> **Task inputs**:

###

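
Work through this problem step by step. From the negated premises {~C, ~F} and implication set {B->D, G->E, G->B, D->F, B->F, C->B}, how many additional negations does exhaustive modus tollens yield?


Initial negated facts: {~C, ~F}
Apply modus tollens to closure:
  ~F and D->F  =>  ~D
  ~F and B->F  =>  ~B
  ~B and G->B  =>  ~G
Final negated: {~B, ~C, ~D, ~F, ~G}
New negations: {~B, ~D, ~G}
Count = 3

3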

###

> **Assigned task**:
Give back the listing exactly.

> **Exercise response**:
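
Work through this problem step by step. From the negated premises {~C, ~F} and implication set {B->D, G->E, G->B, D->F, B->F, C->B}, how many additional negations does exhaustive modus tollens yield?


Initial negated facts: {~C, ~F}
Apply modus tollens to closure:
  ~F and D->F  =>  ~D
  ~F and B->F  =>  ~B
  ~B and G->B  =>  ~G
Final negated: {~B, ~C, ~D, ~F, ~G}
New negations: {~B, ~D, ~G}
Count = 3

3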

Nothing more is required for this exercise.